What you are asked to do> Output every line below exactly.

[Collected data entries]
•••

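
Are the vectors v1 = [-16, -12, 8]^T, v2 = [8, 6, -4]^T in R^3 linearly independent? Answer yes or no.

Form the matrix with these vectors as rows and row reduce.
R2 ← R2 + (1/2)·R1: [0, 0, 0]
1 nonzero row, so the 2 vectors span a space of dimension 1.
Since 1 < 2, the vectors are linearly dependent.

no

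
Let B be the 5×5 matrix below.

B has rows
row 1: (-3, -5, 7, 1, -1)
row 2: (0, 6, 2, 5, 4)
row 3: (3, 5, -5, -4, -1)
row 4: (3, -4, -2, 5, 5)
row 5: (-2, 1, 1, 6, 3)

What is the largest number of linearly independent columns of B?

Row reduce to echelon form.
R3 ← R3 + R1: [0, 0, 2, -3, -2]
R4 ← R4 + R1: [0, -9, 5, 6, 4]
R5 ← R5 − (2/3)·R1: [0, 13/3, -11/3, 16/3, 11/3]
R4 ← R4 + (3/2)·R2: [0, 0, 8, 27/2, 10]
R5 ← R5 − (13/18)·R2: [0, 0, -46/9, 31/18, 7/9]
R4 ← R4 − (4)·R3: [0, 0, 0, 51/2, 18]
R5 ← R5 + (23/9)·R3: [0, 0, 0, -107/18, -13/3]
R5 ← R5 + (107/459)·R4: [0, 0, 0, 0, -7/51]
Echelon form has 5 nonzero rows, so rank(B) = 5.
The rank gives the maximum number of linearly independent columns: 5.

5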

•••

Response>
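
Are the vectors v1 = [-16, -12, 8]^T, v2 = [8, 6, -4]^T in R^3 linearly independent? Answer yes or no.

Form the matrix with these vectors as rows and row reduce.
R2 ← R2 + (1/2)·R1: [0, 0, 0]
1 nonzero row, so the 2 vectors span a space of dimension 1.
Since 1 < 2, the vectors are linearly dependent.

no

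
Let B be the 5×5 matrix below.

B has rows
row 1: (-3, -5, 7, 1, -1)
row 2: (0, 6, 2, 5, 4)
row 3: (3, 5, -5, -4, -1)
row 4: (3, -4, -2, 5, 5)
row 5: (-2, 1, 1, 6, 3)

What is the largest number of linearly independent columns of B?

Row reduce to echelon form.
R3 ← R3 + R1: [0, 0, 2, -3, -2]
R4 ← R4 + R1: [0, -9, 5, 6, 4]
R5 ← R5 − (2/3)·R1: [0, 13/3, -11/3, 16/3, 11/3]
R4 ← R4 + (3/2)·R2: [0, 0, 8, 27/2, 10]
R5 ← R5 − (13/18)·R2: [0, 0, -46/9, 31/18, 7/9]
R4 ← R4 − (4)·R3: [0, 0, 0, 51/2, 18]
R5 ← R5 + (23/9)·R3: [0, 0, 0, -107/18, -13/3]
R5 ← R5 + (107/459)·R4: [0, 0, 0, 0, -7/51]
Echelon form has 5 nonzero rows, so rank(B) = 5.
The rank gives the maximum number of linearly independent columns: 5.

5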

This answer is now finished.